▶ **STUDY MATERIAL**
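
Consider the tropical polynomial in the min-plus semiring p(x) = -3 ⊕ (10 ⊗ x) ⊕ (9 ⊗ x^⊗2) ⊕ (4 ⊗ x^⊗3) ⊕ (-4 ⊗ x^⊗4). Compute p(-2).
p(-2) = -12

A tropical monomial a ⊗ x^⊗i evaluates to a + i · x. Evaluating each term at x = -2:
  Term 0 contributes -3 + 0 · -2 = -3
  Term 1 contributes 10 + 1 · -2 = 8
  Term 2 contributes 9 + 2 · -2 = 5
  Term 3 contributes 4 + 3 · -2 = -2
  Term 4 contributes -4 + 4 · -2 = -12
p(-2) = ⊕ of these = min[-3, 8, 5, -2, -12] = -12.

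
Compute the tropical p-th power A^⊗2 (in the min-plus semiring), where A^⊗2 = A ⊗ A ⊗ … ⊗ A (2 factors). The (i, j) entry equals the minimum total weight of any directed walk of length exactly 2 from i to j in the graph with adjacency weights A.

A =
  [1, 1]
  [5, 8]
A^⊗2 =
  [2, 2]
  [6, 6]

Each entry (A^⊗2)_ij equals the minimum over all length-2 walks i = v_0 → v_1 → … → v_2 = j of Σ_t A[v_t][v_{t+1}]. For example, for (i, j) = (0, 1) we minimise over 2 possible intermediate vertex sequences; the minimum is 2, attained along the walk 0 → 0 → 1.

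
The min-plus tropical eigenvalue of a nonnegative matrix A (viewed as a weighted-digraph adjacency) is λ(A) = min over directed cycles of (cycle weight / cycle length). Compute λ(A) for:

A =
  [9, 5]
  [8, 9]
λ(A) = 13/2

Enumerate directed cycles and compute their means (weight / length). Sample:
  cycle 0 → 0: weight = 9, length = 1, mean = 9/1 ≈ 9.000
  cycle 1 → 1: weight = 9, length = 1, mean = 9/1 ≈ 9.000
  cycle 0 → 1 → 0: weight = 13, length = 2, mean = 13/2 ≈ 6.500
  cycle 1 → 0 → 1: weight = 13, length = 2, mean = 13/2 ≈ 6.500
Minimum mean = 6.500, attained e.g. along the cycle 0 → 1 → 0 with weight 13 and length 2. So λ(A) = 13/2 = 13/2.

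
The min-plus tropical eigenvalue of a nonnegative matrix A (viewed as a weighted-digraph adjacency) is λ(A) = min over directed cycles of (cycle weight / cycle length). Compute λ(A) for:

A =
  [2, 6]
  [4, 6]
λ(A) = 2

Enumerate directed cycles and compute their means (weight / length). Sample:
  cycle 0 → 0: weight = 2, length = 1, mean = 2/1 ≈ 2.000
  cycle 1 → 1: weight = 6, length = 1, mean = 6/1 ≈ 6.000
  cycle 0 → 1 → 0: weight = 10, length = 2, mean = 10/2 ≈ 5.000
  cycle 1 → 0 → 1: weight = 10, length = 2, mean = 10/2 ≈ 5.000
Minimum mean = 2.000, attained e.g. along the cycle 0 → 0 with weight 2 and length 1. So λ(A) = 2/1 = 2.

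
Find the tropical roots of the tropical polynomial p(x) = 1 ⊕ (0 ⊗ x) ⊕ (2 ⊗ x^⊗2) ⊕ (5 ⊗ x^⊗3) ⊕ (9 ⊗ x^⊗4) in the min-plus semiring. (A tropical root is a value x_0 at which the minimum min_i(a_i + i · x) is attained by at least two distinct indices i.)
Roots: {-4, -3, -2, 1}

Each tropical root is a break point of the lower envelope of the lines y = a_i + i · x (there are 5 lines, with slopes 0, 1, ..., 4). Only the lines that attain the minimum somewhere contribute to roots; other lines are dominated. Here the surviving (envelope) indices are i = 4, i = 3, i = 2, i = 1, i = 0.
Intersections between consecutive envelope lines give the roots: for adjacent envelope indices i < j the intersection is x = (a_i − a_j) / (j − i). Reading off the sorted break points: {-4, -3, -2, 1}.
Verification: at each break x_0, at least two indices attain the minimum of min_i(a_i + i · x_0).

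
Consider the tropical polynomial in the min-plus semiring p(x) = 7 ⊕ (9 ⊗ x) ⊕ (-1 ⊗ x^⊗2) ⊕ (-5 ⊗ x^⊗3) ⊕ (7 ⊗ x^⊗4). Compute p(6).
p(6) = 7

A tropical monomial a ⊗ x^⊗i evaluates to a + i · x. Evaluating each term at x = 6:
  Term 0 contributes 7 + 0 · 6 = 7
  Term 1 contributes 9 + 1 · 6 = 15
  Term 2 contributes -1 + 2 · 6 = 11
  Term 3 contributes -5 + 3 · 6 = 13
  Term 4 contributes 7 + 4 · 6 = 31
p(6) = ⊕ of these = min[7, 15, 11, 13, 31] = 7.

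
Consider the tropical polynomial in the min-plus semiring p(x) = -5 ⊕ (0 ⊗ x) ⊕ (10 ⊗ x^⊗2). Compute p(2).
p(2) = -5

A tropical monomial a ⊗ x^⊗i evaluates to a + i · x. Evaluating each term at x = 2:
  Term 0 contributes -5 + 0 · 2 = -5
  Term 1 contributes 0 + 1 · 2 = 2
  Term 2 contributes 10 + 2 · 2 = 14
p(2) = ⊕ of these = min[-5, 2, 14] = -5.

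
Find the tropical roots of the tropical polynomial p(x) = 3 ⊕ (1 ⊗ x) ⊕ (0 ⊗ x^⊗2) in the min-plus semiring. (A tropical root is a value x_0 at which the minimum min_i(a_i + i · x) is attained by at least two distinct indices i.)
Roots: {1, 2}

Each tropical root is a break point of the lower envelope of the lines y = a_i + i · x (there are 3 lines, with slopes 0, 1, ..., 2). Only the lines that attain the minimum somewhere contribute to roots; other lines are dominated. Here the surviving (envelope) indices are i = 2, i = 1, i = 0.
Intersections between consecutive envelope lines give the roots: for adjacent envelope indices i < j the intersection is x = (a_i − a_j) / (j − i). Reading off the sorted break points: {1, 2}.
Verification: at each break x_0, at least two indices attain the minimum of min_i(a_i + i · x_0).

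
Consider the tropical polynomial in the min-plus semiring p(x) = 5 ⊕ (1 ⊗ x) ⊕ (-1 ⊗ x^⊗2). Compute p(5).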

▶ **WHAT TO DO**
Retype all the material above precisely, with no line left out.

▶ **EXPECTED ANSWER**
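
Consider the tropical polynomial in the min-plus semiring p(x) = -3 ⊕ (10 ⊗ x) ⊕ (9 ⊗ x^⊗2) ⊕ (4 ⊗ x^⊗3) ⊕ (-4 ⊗ x^⊗4). Compute p(-2).
p(-2) = -12

A tropical monomial a ⊗ x^⊗i evaluates to a + i · x. Evaluating each term at x = -2:
  Term 0 contributes -3 + 0 · -2 = -3
  Term 1 contributes 10 + 1 · -2 = 8
  Term 2 contributes 9 + 2 · -2 = 5
  Term 3 contributes 4 + 3 · -2 = -2
  Term 4 contributes -4 + 4 · -2 = -12
p(-2) = ⊕ of these = min[-3, 8, 5, -2, -12] = -12.

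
Compute the tropical p-th power A^⊗2 (in the min-plus semiring), where A^⊗2 = A ⊗ A ⊗ … ⊗ A (2 factors). The (i, j) entry equals the minimum total weight of any directed walk of length exactly 2 from i to j in the graph with adjacency weights A.

A =
  [1, 1]
  [5, 8]
A^⊗2 =
  [2, 2]
  [6, 6]

Each entry (A^⊗2)_ij equals the minimum over all length-2 walks i = v_0 → v_1 → … → v_2 = j of Σ_t A[v_t][v_{t+1}]. For example, for (i, j) = (0, 1) we minimise over 2 possible intermediate vertex sequences; the minimum is 2, attained along the walk 0 → 0 → 1.

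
The min-plus tropical eigenvalue of a nonnegative matrix A (viewed as a weighted-digraph adjacency) is λ(A) = min over directed cycles of (cycle weight / cycle length). Compute λ(A) for:

A =
  [9, 5]
  [8, 9]
λ(A) = 13/2

Enumerate directed cycles and compute their means (weight / length). Sample:
  cycle 0 → 0: weight = 9, length = 1, mean = 9/1 ≈ 9.000
  cycle 1 → 1: weight = 9, length = 1, mean = 9/1 ≈ 9.000
  cycle 0 → 1 → 0: weight = 13, length = 2, mean = 13/2 ≈ 6.500
  cycle 1 → 0 → 1: weight = 13, length = 2, mean = 13/2 ≈ 6.500
Minimum mean = 6.500, attained e.g. along the cycle 0 → 1 → 0 with weight 13 and length 2. So λ(A) = 13/2 = 13/2.

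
The min-plus tropical eigenvalue of a nonnegative matrix A (viewed as a weighted-digraph adjacency) is λ(A) = min over directed cycles of (cycle weight / cycle length). Compute λ(A) for:

A =
  [2, 6]
  [4, 6]
λ(A) = 2

Enumerate directed cycles and compute their means (weight / length). Sample:
  cycle 0 → 0: weight = 2, length = 1, mean = 2/1 ≈ 2.000
  cycle 1 → 1: weight = 6, length = 1, mean = 6/1 ≈ 6.000
  cycle 0 → 1 → 0: weight = 10, length = 2, mean = 10/2 ≈ 5.000
  cycle 1 → 0 → 1: weight = 10, length = 2, mean = 10/2 ≈ 5.000
Minimum mean = 2.000, attained e.g. along the cycle 0 → 0 with weight 2 and length 1. So λ(A) = 2/1 = 2.

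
Find the tropical roots of the tropical polynomial p(x) = 1 ⊕ (0 ⊗ x) ⊕ (2 ⊗ x^⊗2) ⊕ (5 ⊗ x^⊗3) ⊕ (9 ⊗ x^⊗4) in the min-plus semiring. (A tropical root is a value x_0 at which the minimum min_i(a_i + i · x) is attained by at least two distinct indices i.)
Roots: {-4, -3, -2, 1}

Each tropical root is a break point of the lower envelope of the lines y = a_i + i · x (there are 5 lines, with slopes 0, 1, ..., 4). Only the lines that attain the minimum somewhere contribute to roots; other lines are dominated. Here the surviving (envelope) indices are i = 4, i = 3, i = 2, i = 1, i = 0.
Intersections between consecutive envelope lines give the roots: for adjacent envelope indices i < j the intersection is x = (a_i − a_j) / (j − i). Reading off the sorted break points: {-4, -3, -2, 1}.
Verification: at each break x_0, at least two indices attain the minimum of min_i(a_i + i · x_0).

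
Consider the tropical polynomial in the min-plus semiring p(x) = 7 ⊕ (9 ⊗ x) ⊕ (-1 ⊗ x^⊗2) ⊕ (-5 ⊗ x^⊗3) ⊕ (7 ⊗ x^⊗4). Compute p(6).
p(6) = 7

A tropical monomial a ⊗ x^⊗i evaluates to a + i · x. Evaluating each term at x = 6:
  Term 0 contributes 7 + 0 · 6 = 7
  Term 1 contributes 9 + 1 · 6 = 15
  Term 2 contributes -1 + 2 · 6 = 11
  Term 3 contributes -5 + 3 · 6 = 13
  Term 4 contributes 7 + 4 · 6 = 31
p(6) = ⊕ of these = min[7, 15, 11, 13, 31] = 7.

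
Consider the tropical polynomial in the min-plus semiring p(x) = -5 ⊕ (0 ⊗ x) ⊕ (10 ⊗ x^⊗2). Compute p(2).
p(2) = -5

A tropical monomial a ⊗ x^⊗i evaluates to a + i · x. Evaluating each term at x = 2:
  Term 0 contributes -5 + 0 · 2 = -5
  Term 1 contributes 0 + 1 · 2 = 2
  Term 2 contributes 10 + 2 · 2 = 14
p(2) = ⊕ of these = min[-5, 2, 14] = -5.

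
Find the tropical roots of the tropical polynomial p(x) = 3 ⊕ (1 ⊗ x) ⊕ (0 ⊗ x^⊗2) in the min-plus semiring. (A tropical root is a value x_0 at which the minimum min_i(a_i + i · x) is attained by at least two distinct indices i.)
Roots: {1, 2}

Each tropical root is a break point of the lower envelope of the lines y = a_i + i · x (there are 3 lines, with slopes 0, 1, ..., 2). Only the lines that attain the minimum somewhere contribute to roots; other lines are dominated. Here the surviving (envelope) indices are i = 2, i = 1, i = 0.
Intersections between consecutive envelope lines give the roots: for adjacent envelope indices i < j the intersection is x = (a_i − a_j) / (j − i). Reading off the sorted break points: {1, 2}.
Verification: at each break x_0, at least two indices attain the minimum of min_i(a_i + i · x_0).

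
Consider the tropical polynomial in the min-plus semiring p(x) = 5 ⊕ (1 ⊗ x) ⊕ (-1 ⊗ x^⊗2). Compute p(5).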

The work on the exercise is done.